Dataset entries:

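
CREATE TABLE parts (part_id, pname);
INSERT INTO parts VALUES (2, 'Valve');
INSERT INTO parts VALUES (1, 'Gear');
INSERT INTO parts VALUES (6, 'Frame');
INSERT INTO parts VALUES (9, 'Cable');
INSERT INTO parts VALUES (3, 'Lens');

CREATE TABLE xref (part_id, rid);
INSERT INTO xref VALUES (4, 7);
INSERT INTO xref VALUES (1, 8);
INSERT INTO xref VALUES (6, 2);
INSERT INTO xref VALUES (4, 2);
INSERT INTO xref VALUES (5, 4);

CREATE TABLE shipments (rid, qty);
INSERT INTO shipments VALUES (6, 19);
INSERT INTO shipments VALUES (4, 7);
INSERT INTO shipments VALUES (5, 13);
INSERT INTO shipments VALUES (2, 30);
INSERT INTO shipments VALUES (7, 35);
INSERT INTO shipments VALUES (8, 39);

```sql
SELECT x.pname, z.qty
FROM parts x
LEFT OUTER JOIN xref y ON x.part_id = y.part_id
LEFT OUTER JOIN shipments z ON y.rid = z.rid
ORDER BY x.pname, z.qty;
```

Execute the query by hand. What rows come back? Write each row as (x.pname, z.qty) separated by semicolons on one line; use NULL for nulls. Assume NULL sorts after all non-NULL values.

Step 1 — x LEFT JOIN y on part_id → 5 row(s).
Then LEFT JOIN `shipments z` on rid: each of those 5 rows is kept; rows whose y.rid has no match in z get NULL for z's columns.

(Cable, NULL); (Frame, 30); (Gear, 39); (Lens, NULL); (Valve, NULL)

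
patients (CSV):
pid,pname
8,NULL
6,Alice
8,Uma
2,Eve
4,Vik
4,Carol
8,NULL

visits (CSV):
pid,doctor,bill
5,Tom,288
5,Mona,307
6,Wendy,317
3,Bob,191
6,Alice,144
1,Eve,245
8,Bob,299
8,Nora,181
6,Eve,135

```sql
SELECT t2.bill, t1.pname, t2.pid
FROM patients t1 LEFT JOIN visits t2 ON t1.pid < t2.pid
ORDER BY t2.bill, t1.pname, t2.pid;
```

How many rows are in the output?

LEFT JOIN keeps every row from `patients`; unmatched rows get NULL for `visits`'s columns.
Matching on t1.pid < t2.pid.
Matched pairs: 24; unmatched t1 rows kept: 3.
Total: 24 matched + 3 padded = 27 rows.

27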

WHAT THE EXERCISE ASKS:
The lines above that hold "ORDER" are the result; show every one of them.

ANSWER BOX:
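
ORDER BY x.pname, z.qty;
ORDER BY t2.bill, t1.pname, t2.pid;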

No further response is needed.